◆ To do ◆
All lines from the opening of the data to the line containing "Observations: y = -13" must be returned unchanged, and only those lines.
:: Supplied data ::
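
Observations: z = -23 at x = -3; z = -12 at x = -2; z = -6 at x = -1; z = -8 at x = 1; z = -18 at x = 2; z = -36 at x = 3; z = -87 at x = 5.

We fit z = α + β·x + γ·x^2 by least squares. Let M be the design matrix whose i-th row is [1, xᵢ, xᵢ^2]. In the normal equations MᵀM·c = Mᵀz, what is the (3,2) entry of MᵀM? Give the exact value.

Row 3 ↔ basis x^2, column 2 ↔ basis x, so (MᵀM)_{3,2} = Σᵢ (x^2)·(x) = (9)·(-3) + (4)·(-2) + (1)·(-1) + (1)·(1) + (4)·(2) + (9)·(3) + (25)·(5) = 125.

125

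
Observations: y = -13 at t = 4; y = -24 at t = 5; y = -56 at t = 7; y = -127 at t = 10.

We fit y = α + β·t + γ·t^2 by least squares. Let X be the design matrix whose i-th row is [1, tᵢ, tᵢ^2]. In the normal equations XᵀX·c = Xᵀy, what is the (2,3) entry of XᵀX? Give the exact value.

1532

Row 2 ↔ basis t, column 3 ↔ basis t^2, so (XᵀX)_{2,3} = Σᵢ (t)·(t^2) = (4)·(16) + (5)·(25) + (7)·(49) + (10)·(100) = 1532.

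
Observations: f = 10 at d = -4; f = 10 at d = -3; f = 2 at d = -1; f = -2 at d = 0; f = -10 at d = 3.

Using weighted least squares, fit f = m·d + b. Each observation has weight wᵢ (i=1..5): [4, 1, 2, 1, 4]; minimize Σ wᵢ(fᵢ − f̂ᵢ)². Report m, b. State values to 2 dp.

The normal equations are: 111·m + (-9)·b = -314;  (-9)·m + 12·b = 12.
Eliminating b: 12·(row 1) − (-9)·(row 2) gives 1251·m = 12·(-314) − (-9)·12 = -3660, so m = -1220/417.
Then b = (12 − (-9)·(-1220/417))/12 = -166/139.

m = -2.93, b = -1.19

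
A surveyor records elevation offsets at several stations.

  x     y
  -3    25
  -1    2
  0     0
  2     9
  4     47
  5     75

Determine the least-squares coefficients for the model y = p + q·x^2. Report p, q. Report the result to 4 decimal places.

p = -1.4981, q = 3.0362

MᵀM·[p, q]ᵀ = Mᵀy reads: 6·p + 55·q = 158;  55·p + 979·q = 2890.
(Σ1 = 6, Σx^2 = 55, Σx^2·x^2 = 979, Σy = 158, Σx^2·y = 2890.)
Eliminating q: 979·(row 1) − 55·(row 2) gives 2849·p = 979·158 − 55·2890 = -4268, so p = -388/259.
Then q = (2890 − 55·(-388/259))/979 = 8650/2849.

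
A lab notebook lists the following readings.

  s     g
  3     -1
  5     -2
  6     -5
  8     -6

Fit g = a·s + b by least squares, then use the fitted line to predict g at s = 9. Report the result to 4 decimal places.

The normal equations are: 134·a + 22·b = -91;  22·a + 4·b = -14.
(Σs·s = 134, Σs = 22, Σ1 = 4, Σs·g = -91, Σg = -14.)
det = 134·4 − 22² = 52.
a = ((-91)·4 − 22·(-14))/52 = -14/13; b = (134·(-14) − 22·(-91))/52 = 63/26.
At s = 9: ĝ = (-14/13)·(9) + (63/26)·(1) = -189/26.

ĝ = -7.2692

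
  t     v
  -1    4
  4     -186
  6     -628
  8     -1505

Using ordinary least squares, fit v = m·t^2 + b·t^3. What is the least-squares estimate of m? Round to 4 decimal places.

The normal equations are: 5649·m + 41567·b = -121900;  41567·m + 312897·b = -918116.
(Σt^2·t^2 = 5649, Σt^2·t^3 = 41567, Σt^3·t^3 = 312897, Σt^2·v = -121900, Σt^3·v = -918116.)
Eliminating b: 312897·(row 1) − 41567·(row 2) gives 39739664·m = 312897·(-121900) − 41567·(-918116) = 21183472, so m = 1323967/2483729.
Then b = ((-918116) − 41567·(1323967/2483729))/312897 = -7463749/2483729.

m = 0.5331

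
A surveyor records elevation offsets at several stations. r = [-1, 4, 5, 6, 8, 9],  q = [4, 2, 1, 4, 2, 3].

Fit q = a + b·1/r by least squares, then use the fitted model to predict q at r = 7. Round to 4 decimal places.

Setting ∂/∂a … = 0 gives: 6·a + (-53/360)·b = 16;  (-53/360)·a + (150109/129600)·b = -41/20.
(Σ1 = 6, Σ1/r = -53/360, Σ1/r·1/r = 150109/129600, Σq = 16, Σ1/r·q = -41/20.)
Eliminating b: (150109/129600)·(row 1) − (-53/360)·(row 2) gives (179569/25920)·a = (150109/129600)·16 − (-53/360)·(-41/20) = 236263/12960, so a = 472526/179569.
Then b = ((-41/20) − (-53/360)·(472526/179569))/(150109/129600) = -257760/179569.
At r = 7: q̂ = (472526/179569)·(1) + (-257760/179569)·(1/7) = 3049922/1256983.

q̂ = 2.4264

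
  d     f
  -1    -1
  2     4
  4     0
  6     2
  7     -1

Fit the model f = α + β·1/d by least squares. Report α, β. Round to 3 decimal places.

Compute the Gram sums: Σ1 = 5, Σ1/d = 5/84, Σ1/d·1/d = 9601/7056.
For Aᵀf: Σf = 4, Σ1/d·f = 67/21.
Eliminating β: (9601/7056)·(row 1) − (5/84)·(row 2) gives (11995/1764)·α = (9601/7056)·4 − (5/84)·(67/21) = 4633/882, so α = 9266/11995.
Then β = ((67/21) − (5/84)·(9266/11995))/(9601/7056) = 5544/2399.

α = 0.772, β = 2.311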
:::
◆ Solution ◆
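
Observations: z = -23 at x = -3; z = -12 at x = -2; z = -6 at x = -1; z = -8 at x = 1; z = -18 at x = 2; z = -36 at x = 3; z = -87 at x = 5.

We fit z = α + β·x + γ·x^2 by least squares. Let M be the design matrix whose i-th row is [1, xᵢ, xᵢ^2]. In the normal equations MᵀM·c = Mᵀz, what is the (3,2) entry of MᵀM? Give the exact value.

Row 3 ↔ basis x^2, column 2 ↔ basis x, so (MᵀM)_{3,2} = Σᵢ (x^2)·(x) = (9)·(-3) + (4)·(-2) + (1)·(-1) + (1)·(1) + (4)·(2) + (9)·(3) + (25)·(5) = 125.

125

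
Observations: y = -13 at t = 4; y = -24 at t = 5; y = -56 at t = 7; y = -127 at t = 10.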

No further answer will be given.